* What the task asks: Each line from the one holding "A heated tank holds" through the final line of the data below is to be given again exactly, and no other line is to appear.
[[ Data for this task, beginning ]]
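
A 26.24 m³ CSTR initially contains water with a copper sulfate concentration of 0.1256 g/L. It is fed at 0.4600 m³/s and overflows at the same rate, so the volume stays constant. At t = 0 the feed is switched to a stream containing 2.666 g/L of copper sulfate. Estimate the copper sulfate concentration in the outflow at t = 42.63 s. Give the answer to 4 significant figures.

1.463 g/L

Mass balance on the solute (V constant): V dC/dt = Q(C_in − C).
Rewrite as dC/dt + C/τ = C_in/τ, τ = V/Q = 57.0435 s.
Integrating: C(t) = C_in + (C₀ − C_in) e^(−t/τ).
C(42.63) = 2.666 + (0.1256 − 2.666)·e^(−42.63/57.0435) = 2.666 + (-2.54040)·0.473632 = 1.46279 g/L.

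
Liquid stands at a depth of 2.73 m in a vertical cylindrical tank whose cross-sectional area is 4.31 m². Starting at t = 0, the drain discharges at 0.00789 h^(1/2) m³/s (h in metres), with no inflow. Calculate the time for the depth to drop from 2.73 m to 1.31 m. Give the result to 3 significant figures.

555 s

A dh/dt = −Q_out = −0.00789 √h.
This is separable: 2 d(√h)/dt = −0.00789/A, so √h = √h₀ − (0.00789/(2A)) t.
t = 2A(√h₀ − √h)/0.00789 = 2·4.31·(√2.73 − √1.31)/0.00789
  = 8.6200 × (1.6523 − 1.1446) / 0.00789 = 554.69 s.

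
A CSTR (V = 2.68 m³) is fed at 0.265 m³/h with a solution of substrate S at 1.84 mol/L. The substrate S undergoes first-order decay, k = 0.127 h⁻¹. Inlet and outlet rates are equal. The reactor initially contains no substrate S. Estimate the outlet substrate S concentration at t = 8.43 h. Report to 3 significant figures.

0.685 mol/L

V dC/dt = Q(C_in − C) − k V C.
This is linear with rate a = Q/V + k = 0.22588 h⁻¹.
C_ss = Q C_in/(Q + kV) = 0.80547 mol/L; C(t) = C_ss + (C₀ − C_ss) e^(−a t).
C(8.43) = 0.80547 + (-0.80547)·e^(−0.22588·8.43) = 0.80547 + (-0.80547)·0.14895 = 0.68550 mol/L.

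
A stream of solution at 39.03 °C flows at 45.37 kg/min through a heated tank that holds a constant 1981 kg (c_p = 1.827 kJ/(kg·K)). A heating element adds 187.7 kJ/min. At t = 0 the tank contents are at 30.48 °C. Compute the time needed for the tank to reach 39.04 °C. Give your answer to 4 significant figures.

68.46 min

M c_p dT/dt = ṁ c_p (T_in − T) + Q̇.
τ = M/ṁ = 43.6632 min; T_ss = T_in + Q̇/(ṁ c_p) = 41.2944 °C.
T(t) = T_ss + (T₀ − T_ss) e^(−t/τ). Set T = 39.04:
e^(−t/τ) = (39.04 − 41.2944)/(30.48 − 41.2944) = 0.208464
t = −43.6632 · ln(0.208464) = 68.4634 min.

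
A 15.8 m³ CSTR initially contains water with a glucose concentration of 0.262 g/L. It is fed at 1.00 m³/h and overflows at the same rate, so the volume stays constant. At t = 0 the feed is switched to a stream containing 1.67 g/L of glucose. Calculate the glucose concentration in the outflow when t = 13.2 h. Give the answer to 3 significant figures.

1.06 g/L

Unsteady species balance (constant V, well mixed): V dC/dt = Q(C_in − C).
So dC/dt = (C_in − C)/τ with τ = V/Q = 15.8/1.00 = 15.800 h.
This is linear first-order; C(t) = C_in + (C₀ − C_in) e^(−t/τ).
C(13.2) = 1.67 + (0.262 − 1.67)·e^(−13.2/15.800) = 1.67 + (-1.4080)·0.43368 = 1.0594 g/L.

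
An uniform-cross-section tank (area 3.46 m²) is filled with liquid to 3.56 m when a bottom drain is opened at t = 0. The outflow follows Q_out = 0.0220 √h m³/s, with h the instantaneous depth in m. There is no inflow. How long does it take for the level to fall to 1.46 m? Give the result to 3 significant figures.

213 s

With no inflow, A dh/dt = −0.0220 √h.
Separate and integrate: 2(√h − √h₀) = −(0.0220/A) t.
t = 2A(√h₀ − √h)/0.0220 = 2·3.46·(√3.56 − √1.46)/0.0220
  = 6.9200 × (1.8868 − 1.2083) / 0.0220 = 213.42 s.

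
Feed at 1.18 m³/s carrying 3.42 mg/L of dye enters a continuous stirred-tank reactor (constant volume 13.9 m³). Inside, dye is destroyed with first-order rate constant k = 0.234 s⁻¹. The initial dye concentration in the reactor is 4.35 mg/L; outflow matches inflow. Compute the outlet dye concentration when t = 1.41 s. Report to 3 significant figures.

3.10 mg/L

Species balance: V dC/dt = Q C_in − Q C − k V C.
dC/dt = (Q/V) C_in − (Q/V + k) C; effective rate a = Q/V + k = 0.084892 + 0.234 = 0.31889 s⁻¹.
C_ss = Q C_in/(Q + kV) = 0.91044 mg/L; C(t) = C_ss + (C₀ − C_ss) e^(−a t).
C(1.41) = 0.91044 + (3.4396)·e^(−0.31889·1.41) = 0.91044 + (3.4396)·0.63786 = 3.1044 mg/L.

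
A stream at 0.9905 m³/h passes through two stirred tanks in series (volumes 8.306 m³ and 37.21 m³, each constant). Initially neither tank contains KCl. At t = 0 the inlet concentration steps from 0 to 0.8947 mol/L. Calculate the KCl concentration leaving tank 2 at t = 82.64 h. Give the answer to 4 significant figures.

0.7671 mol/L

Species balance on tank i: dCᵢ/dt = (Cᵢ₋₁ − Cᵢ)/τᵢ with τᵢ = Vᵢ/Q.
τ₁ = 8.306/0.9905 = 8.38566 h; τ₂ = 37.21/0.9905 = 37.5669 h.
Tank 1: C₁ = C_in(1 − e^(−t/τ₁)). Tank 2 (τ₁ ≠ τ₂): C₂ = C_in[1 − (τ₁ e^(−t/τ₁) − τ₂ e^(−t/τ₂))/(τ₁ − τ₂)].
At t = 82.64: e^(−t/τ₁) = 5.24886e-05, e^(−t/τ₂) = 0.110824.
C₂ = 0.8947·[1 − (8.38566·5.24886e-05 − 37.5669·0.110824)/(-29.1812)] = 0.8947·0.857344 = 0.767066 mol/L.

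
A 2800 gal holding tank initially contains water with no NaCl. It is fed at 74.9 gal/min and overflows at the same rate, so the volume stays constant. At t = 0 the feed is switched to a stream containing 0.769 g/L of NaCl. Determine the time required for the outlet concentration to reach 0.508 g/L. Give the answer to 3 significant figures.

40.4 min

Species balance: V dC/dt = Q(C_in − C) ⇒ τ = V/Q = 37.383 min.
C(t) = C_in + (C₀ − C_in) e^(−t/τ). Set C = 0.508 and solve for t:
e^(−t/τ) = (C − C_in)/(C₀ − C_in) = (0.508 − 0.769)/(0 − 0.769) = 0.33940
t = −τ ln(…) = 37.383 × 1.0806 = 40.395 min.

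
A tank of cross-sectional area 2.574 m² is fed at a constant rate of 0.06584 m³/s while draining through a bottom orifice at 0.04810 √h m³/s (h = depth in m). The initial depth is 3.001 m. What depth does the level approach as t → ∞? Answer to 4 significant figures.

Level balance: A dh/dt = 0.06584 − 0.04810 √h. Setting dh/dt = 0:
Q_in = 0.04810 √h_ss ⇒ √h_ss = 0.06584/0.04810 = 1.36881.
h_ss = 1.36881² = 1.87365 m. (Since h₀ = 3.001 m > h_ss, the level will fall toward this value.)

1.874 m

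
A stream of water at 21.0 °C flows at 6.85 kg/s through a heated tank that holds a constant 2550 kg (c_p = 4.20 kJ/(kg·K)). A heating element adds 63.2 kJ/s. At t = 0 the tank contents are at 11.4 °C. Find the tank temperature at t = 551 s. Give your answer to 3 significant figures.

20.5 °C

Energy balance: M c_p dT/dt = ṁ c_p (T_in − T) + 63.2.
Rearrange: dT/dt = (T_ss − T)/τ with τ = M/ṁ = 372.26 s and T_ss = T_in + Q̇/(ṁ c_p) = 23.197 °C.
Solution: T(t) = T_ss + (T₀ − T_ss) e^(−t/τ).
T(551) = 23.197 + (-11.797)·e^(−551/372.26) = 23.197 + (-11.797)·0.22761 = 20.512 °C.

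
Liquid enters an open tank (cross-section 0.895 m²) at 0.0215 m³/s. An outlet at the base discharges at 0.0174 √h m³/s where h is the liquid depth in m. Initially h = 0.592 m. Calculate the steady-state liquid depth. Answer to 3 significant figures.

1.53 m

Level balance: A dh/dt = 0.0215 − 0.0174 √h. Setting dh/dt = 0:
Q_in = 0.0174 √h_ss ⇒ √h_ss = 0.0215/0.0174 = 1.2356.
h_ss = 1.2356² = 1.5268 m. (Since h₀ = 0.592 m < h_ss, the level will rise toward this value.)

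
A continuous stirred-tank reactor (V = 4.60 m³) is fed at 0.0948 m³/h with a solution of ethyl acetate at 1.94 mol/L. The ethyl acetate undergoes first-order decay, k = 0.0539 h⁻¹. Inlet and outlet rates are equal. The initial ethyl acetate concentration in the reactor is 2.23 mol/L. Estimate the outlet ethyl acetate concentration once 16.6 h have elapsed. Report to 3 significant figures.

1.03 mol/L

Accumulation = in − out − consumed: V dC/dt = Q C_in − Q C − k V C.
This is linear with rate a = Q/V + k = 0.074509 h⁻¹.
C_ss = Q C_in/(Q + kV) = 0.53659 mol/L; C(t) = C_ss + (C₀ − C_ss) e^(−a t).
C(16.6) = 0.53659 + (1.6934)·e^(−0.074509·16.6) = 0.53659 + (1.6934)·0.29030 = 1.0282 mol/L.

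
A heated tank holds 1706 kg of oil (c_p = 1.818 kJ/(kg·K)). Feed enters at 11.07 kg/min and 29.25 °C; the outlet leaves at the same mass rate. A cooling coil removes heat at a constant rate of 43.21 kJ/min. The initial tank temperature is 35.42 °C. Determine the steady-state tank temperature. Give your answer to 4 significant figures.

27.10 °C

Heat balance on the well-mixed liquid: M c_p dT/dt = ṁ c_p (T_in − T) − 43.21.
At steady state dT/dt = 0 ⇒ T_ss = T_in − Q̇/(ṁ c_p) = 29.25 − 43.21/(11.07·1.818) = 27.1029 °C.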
[[ Data for this task, end ]]
* Answer space:
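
A heated tank holds 1706 kg of oil (c_p = 1.818 kJ/(kg·K)). Feed enters at 11.07 kg/min and 29.25 °C; the outlet leaves at the same mass rate. A cooling coil removes heat at a constant rate of 43.21 kJ/min. The initial tank temperature is 35.42 °C. Determine the steady-state tank temperature. Give your answer to 4 significant figures.

27.10 °C

Heat balance on the well-mixed liquid: M c_p dT/dt = ṁ c_p (T_in − T) − 43.21.
At steady state dT/dt = 0 ⇒ T_ss = T_in − Q̇/(ṁ c_p) = 29.25 − 43.21/(11.07·1.818) = 27.1029 °C.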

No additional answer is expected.